Saved data entries:
--------

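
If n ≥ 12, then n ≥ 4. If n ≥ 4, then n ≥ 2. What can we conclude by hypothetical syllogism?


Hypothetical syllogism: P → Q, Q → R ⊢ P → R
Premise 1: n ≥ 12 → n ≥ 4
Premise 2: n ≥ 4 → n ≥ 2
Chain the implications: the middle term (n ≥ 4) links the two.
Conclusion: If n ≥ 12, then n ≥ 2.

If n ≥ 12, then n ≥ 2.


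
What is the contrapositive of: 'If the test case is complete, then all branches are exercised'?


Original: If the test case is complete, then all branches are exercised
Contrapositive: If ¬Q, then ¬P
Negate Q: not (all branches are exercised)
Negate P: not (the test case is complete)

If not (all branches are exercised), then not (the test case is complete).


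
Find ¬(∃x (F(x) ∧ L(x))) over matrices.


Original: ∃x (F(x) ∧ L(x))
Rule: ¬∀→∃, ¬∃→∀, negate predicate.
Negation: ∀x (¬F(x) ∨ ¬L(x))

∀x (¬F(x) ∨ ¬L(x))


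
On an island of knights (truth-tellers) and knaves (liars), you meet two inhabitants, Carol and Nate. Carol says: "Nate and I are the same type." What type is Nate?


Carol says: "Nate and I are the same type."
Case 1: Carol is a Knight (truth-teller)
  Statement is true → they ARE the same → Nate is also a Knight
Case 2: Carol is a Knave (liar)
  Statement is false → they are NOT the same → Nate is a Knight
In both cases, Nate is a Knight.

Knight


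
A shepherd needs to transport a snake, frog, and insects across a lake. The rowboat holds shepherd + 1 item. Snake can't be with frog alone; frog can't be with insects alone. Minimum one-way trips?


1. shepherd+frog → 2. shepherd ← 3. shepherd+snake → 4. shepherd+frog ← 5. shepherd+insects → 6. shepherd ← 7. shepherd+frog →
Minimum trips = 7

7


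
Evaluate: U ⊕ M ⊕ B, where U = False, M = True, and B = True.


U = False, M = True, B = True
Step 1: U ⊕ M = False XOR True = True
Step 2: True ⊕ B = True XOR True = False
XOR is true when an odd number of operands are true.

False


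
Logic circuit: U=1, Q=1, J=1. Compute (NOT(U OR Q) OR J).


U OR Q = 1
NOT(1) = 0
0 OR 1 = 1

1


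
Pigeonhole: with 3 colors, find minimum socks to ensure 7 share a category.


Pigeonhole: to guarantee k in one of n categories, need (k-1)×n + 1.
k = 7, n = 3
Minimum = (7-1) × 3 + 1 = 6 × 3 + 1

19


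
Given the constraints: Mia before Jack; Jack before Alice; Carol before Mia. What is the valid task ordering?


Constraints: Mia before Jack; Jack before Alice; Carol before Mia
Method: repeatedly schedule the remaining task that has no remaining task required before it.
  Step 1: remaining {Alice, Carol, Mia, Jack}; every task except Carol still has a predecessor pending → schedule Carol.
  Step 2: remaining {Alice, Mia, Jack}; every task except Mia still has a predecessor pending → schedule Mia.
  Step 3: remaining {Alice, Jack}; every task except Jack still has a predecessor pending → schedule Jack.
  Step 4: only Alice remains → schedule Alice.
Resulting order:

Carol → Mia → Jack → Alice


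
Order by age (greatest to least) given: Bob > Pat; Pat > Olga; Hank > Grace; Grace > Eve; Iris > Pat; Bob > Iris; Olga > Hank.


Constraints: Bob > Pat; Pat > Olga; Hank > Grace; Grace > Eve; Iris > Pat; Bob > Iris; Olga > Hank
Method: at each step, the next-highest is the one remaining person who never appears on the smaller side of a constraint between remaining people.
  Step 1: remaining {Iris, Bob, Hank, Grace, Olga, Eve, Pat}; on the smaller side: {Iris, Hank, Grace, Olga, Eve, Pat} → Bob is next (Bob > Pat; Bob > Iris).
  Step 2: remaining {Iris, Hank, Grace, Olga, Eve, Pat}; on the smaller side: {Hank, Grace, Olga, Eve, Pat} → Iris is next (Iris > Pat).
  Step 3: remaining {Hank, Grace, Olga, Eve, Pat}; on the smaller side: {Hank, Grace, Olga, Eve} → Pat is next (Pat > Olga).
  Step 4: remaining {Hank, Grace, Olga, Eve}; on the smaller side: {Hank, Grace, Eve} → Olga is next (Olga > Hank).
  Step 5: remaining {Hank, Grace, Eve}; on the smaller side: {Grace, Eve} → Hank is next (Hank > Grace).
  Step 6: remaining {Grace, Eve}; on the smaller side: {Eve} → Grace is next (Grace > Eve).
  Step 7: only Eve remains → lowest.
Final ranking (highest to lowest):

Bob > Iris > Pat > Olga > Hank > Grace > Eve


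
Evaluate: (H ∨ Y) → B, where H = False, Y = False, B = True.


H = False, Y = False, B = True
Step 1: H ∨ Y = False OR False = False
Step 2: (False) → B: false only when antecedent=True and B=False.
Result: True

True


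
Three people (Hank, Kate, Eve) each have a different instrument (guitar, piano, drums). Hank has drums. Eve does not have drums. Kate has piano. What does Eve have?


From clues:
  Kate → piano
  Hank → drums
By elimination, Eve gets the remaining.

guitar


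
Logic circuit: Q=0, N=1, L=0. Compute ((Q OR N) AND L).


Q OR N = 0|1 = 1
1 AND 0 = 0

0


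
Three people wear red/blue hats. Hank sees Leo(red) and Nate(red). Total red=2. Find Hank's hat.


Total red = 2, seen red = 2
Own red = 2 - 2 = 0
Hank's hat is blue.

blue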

--------

Write out the records above again, keeping each one identical to the original.

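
If n ≥ 12, then n ≥ 4. If n ≥ 4, then n ≥ 2. What can we conclude by hypothetical syllogism?


Hypothetical syllogism: P → Q, Q → R ⊢ P → R
Premise 1: n ≥ 12 → n ≥ 4
Premise 2: n ≥ 4 → n ≥ 2
Chain the implications: the middle term (n ≥ 4) links the two.
Conclusion: If n ≥ 12, then n ≥ 2.

If n ≥ 12, then n ≥ 2.


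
What is the contrapositive of: 'If the test case is complete, then all branches are exercised'?


Original: If the test case is complete, then all branches are exercised
Contrapositive: If ¬Q, then ¬P
Negate Q: not (all branches are exercised)
Negate P: not (the test case is complete)

If not (all branches are exercised), then not (the test case is complete).


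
Find ¬(∃x (F(x) ∧ L(x))) over matrices.


Original: ∃x (F(x) ∧ L(x))
Rule: ¬∀→∃, ¬∃→∀, negate predicate.
Negation: ∀x (¬F(x) ∨ ¬L(x))

∀x (¬F(x) ∨ ¬L(x))


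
On an island of knights (truth-tellers) and knaves (liars), you meet two inhabitants, Carol and Nate. Carol says: "Nate and I are the same type." What type is Nate?


Carol says: "Nate and I are the same type."
Case 1: Carol is a Knight (truth-teller)
  Statement is true → they ARE the same → Nate is also a Knight
Case 2: Carol is a Knave (liar)
  Statement is false → they are NOT the same → Nate is a Knight
In both cases, Nate is a Knight.

Knight


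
A shepherd needs to transport a snake, frog, and insects across a lake. The rowboat holds shepherd + 1 item. Snake can't be with frog alone; frog can't be with insects alone. Minimum one-way trips?


1. shepherd+frog → 2. shepherd ← 3. shepherd+snake → 4. shepherd+frog ← 5. shepherd+insects → 6. shepherd ← 7. shepherd+frog →
Minimum trips = 7

7


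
Evaluate: U ⊕ M ⊕ B, where U = False, M = True, and B = True.


U = False, M = True, B = True
Step 1: U ⊕ M = False XOR True = True
Step 2: True ⊕ B = True XOR True = False
XOR is true when an odd number of operands are true.

False


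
Logic circuit: U=1, Q=1, J=1. Compute (NOT(U OR Q) OR J).


U OR Q = 1
NOT(1) = 0
0 OR 1 = 1

1


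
Pigeonhole: with 3 colors, find minimum socks to ensure 7 share a category.


Pigeonhole: to guarantee k in one of n categories, need (k-1)×n + 1.
k = 7, n = 3
Minimum = (7-1) × 3 + 1 = 6 × 3 + 1

19


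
Given the constraints: Mia before Jack; Jack before Alice; Carol before Mia. What is the valid task ordering?


Constraints: Mia before Jack; Jack before Alice; Carol before Mia
Method: repeatedly schedule the remaining task that has no remaining task required before it.
  Step 1: remaining {Alice, Carol, Mia, Jack}; every task except Carol still has a predecessor pending → schedule Carol.
  Step 2: remaining {Alice, Mia, Jack}; every task except Mia still has a predecessor pending → schedule Mia.
  Step 3: remaining {Alice, Jack}; every task except Jack still has a predecessor pending → schedule Jack.
  Step 4: only Alice remains → schedule Alice.
Resulting order:

Carol → Mia → Jack → Alice


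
Order by age (greatest to least) given: Bob > Pat; Pat > Olga; Hank > Grace; Grace > Eve; Iris > Pat; Bob > Iris; Olga > Hank.


Constraints: Bob > Pat; Pat > Olga; Hank > Grace; Grace > Eve; Iris > Pat; Bob > Iris; Olga > Hank
Method: at each step, the next-highest is the one remaining person who never appears on the smaller side of a constraint between remaining people.
  Step 1: remaining {Iris, Bob, Hank, Grace, Olga, Eve, Pat}; on the smaller side: {Iris, Hank, Grace, Olga, Eve, Pat} → Bob is next (Bob > Pat; Bob > Iris).
  Step 2: remaining {Iris, Hank, Grace, Olga, Eve, Pat}; on the smaller side: {Hank, Grace, Olga, Eve, Pat} → Iris is next (Iris > Pat).
  Step 3: remaining {Hank, Grace, Olga, Eve, Pat}; on the smaller side: {Hank, Grace, Olga, Eve} → Pat is next (Pat > Olga).
  Step 4: remaining {Hank, Grace, Olga, Eve}; on the smaller side: {Hank, Grace, Eve} → Olga is next (Olga > Hank).
  Step 5: remaining {Hank, Grace, Eve}; on the smaller side: {Grace, Eve} → Hank is next (Hank > Grace).
  Step 6: remaining {Grace, Eve}; on the smaller side: {Eve} → Grace is next (Grace > Eve).
  Step 7: only Eve remains → lowest.
Final ranking (highest to lowest):

Bob > Iris > Pat > Olga > Hank > Grace > Eve


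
Evaluate: (H ∨ Y) → B, where H = False, Y = False, B = True.


H = False, Y = False, B = True
Step 1: H ∨ Y = False OR False = False
Step 2: (False) → B: false only when antecedent=True and B=False.
Result: True

True


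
Three people (Hank, Kate, Eve) each have a different instrument (guitar, piano, drums). Hank has drums. Eve does not have drums. Kate has piano. What does Eve have?


From clues:
  Kate → piano
  Hank → drums
By elimination, Eve gets the remaining.

guitar


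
Logic circuit: Q=0, N=1, L=0. Compute ((Q OR N) AND L).


Q OR N = 0|1 = 1
1 AND 0 = 0

0


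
Three people wear red/blue hats. Hank sees Leo(red) and Nate(red). Total red=2. Find Hank's hat.


Total red = 2, seen red = 2
Own red = 2 - 2 = 0
Hank's hat is blue.

blue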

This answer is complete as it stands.